▶ [Task prompt]: Print the data exactly as it appears, keeping every word.

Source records
####

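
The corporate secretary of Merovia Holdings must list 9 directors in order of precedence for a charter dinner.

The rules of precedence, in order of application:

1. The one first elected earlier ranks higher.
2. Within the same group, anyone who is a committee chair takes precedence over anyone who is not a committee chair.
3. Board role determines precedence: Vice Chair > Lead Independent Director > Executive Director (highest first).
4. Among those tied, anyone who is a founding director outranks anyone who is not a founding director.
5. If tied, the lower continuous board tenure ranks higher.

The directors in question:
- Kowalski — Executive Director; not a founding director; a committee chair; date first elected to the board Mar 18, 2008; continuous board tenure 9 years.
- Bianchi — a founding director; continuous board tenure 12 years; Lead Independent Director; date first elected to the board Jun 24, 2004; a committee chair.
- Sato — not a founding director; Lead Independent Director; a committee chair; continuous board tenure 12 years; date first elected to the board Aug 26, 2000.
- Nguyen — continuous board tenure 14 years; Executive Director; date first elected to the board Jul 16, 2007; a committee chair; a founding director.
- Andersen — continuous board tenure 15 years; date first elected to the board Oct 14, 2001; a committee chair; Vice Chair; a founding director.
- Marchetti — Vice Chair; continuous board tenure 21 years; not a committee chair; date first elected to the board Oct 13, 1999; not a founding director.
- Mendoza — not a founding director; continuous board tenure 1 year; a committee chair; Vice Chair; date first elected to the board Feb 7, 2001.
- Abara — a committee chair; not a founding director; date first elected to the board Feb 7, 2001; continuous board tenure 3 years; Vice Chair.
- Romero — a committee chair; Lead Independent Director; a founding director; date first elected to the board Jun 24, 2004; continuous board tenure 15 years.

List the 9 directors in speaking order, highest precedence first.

Marchetti, Sato, Mendoza, Abara, Andersen, Bianchi, Romero, Nguyen, Kowalski

By date first elected to the board (earlier first): Marchetti (Oct 13, 1999); then Sato (Aug 26, 2000); then Mendoza and Abara (both Feb 7, 2001); then Andersen (Oct 14, 2001); then Bianchi and Romero (both Jun 24, 2004); then Nguyen (Jul 16, 2007); then Kowalski (Mar 18, 2008).
Mendoza and Abara are each a committee chair, so the next rule applies.
Mendoza and Abara are each Vice Chair, so the next rule applies.
Mendoza and Abara are each not a founding director, so the next rule applies.
Among Mendoza and Abara, by continuous board tenure (lower first): Mendoza (1 year) before Abara (3 years).
Bianchi and Romero are each a committee chair, so the next rule applies.
Bianchi and Romero are each Lead Independent Director, so the next rule applies.
Bianchi and Romero are each a founding director, so the next rule applies.
Among Bianchi and Romero, by continuous board tenure (lower first): Bianchi (12 years) before Romero (15 years).
Full order: Marchetti, Sato, Mendoza, Abara, Andersen, Bianchi, Romero, Nguyen, Kowalski.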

####

▶ [Response to this exercise]:
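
The corporate secretary of Merovia Holdings must list 9 directors in order of precedence for a charter dinner.

The rules of precedence, in order of application:

1. The one first elected earlier ranks higher.
2. Within the same group, anyone who is a committee chair takes precedence over anyone who is not a committee chair.
3. Board role determines precedence: Vice Chair > Lead Independent Director > Executive Director (highest first).
4. Among those tied, anyone who is a founding director outranks anyone who is not a founding director.
5. If tied, the lower continuous board tenure ranks higher.

The directors in question:
- Kowalski — Executive Director; not a founding director; a committee chair; date first elected to the board Mar 18, 2008; continuous board tenure 9 years.
- Bianchi — a founding director; continuous board tenure 12 years; Lead Independent Director; date first elected to the board Jun 24, 2004; a committee chair.
- Sato — not a founding director; Lead Independent Director; a committee chair; continuous board tenure 12 years; date first elected to the board Aug 26, 2000.
- Nguyen — continuous board tenure 14 years; Executive Director; date first elected to the board Jul 16, 2007; a committee chair; a founding director.
- Andersen — continuous board tenure 15 years; date first elected to the board Oct 14, 2001; a committee chair; Vice Chair; a founding director.
- Marchetti — Vice Chair; continuous board tenure 21 years; not a committee chair; date first elected to the board Oct 13, 1999; not a founding director.
- Mendoza — not a founding director; continuous board tenure 1 year; a committee chair; Vice Chair; date first elected to the board Feb 7, 2001.
- Abara — a committee chair; not a founding director; date first elected to the board Feb 7, 2001; continuous board tenure 3 years; Vice Chair.
- Romero — a committee chair; Lead Independent Director; a founding director; date first elected to the board Jun 24, 2004; continuous board tenure 15 years.

List the 9 directors in speaking order, highest precedence first.

Marchetti, Sato, Mendoza, Abara, Andersen, Bianchi, Romero, Nguyen, Kowalski

By date first elected to the board (earlier first): Marchetti (Oct 13, 1999); then Sato (Aug 26, 2000); then Mendoza and Abara (both Feb 7, 2001); then Andersen (Oct 14, 2001); then Bianchi and Romero (both Jun 24, 2004); then Nguyen (Jul 16, 2007); then Kowalski (Mar 18, 2008).
Mendoza and Abara are each a committee chair, so the next rule applies.
Mendoza and Abara are each Vice Chair, so the next rule applies.
Mendoza and Abara are each not a founding director, so the next rule applies.
Among Mendoza and Abara, by continuous board tenure (lower first): Mendoza (1 year) before Abara (3 years).
Bianchi and Romero are each a committee chair, so the next rule applies.
Bianchi and Romero are each Lead Independent Director, so the next rule applies.
Bianchi and Romero are each a founding director, so the next rule applies.
Among Bianchi and Romero, by continuous board tenure (lower first): Bianchi (12 years) before Romero (15 years).
Full order: Marchetti, Sato, Mendoza, Abara, Andersen, Bianchi, Romero, Nguyen, Kowalski.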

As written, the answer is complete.